# PROBLEM
When the word "rules" shows up in a line of the records below, copy that line.

# INFORMATION GIVEN
◇ ◇ ◇ ◇ ◇ ◇ ◇

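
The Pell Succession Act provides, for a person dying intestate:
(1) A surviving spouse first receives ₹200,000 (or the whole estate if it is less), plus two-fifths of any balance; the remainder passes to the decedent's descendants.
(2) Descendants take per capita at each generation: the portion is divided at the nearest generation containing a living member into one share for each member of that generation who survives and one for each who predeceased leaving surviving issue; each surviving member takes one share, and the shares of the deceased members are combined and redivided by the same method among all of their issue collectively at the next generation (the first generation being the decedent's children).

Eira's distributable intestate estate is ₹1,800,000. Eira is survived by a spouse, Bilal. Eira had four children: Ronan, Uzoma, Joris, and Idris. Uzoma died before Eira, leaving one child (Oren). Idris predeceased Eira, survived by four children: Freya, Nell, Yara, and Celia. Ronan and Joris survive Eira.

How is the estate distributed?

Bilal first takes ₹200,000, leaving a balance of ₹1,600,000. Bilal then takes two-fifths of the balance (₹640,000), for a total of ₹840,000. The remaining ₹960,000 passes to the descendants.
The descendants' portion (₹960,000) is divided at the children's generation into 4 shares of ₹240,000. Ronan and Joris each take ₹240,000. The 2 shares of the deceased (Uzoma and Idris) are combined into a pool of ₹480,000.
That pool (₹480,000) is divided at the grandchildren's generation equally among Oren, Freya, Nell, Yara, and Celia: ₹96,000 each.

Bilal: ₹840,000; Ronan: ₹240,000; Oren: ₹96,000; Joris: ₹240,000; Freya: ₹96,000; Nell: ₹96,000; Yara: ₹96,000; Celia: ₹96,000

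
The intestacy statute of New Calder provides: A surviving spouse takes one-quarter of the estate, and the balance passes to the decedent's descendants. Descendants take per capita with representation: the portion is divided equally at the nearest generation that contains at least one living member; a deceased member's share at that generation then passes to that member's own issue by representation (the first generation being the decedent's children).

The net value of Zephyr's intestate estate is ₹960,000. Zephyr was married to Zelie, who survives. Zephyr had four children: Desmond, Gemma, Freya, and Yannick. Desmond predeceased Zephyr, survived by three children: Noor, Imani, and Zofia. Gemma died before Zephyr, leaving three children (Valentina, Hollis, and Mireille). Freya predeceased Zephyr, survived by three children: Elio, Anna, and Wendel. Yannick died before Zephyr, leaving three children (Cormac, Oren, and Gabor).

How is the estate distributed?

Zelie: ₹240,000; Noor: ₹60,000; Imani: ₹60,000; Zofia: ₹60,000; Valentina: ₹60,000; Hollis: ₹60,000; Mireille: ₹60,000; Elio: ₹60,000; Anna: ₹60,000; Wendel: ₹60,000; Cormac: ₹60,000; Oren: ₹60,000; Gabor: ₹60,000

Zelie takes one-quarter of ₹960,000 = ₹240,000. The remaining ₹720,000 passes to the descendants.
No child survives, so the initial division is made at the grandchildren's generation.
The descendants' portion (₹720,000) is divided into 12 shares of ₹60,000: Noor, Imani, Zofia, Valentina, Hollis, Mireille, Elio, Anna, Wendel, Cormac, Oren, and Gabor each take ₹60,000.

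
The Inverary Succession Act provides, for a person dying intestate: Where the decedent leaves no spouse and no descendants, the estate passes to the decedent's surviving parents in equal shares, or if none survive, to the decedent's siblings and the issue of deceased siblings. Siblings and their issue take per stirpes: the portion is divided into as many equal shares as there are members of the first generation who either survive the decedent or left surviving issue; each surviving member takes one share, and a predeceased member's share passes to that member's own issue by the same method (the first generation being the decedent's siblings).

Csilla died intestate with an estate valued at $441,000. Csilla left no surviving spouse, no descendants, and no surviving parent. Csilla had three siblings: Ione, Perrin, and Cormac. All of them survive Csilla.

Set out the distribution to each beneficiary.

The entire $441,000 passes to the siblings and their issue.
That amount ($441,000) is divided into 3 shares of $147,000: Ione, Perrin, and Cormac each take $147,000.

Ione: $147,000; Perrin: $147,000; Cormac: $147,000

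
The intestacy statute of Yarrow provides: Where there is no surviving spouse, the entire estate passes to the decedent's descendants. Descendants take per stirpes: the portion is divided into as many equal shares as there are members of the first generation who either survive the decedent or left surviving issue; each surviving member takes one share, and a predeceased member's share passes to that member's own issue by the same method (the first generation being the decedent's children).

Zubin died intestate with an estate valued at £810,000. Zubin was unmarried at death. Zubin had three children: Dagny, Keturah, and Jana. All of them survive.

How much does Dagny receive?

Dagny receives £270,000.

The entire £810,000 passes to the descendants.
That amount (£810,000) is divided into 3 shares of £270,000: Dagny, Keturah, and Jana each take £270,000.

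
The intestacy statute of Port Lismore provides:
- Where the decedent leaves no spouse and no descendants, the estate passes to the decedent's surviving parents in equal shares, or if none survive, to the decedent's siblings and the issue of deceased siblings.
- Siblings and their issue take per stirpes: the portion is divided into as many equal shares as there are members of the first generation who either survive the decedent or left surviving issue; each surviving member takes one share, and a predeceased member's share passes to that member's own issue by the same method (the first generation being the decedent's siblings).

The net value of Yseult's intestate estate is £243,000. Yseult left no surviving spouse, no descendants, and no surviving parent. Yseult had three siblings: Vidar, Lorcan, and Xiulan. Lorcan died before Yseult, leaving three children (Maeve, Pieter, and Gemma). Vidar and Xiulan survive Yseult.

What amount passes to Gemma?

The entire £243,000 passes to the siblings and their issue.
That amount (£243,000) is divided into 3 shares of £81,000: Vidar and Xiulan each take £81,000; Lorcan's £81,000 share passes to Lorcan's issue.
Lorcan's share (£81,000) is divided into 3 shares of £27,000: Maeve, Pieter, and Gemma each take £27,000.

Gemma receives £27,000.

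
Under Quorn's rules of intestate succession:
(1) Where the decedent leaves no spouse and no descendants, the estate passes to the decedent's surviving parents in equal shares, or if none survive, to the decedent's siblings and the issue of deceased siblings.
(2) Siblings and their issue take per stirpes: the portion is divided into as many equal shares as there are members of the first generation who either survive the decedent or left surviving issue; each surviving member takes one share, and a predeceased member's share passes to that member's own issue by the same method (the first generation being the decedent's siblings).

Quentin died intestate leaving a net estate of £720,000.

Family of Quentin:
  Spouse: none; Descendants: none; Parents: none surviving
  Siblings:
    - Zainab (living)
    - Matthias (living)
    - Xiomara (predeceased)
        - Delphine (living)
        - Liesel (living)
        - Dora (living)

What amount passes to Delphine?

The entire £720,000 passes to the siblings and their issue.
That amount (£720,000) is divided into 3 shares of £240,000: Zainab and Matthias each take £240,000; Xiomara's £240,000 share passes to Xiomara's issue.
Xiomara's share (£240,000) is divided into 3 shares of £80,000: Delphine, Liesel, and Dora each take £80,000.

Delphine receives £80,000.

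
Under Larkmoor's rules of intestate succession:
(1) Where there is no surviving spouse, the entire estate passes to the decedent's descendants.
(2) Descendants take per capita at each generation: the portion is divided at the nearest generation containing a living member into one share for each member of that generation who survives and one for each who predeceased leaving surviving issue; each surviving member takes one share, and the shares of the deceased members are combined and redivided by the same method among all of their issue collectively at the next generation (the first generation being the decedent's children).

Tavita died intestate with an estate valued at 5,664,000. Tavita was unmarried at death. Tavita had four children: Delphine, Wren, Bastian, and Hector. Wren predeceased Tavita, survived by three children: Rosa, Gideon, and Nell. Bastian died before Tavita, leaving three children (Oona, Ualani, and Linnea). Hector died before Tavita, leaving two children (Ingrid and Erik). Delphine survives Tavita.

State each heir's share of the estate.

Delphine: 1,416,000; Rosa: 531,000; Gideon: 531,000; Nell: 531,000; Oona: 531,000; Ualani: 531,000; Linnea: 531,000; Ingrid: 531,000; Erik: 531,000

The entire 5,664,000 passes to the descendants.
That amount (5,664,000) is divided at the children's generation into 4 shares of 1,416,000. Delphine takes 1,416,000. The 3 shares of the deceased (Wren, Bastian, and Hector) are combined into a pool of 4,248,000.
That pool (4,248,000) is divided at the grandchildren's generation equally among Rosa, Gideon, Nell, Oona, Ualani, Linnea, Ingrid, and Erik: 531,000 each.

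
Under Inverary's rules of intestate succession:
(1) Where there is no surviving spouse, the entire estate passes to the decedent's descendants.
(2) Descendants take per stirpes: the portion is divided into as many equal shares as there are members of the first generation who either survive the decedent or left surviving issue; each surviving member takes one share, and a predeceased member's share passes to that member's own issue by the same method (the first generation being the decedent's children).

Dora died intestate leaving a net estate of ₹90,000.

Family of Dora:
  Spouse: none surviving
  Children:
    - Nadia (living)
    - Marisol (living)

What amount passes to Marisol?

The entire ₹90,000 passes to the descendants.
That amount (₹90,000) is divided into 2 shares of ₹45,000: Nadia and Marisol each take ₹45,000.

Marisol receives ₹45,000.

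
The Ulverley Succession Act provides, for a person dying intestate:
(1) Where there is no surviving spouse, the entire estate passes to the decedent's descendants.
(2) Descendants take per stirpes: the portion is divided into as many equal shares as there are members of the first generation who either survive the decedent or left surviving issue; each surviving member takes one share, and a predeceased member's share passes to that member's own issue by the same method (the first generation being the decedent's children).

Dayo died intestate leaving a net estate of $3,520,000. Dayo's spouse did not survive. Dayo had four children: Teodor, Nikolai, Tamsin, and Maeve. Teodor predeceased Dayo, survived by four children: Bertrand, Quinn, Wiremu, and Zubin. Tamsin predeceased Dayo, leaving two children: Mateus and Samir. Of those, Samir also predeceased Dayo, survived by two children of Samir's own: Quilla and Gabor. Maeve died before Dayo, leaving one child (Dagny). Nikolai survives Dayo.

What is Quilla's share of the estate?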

◇ ◇ ◇ ◇ ◇ ◇ ◇

# ANSWER TO THE EXERCISE
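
Under Quorn's rules of intestate succession:
Under Larkmoor's rules of intestate succession:
Under Inverary's rules of intestate succession: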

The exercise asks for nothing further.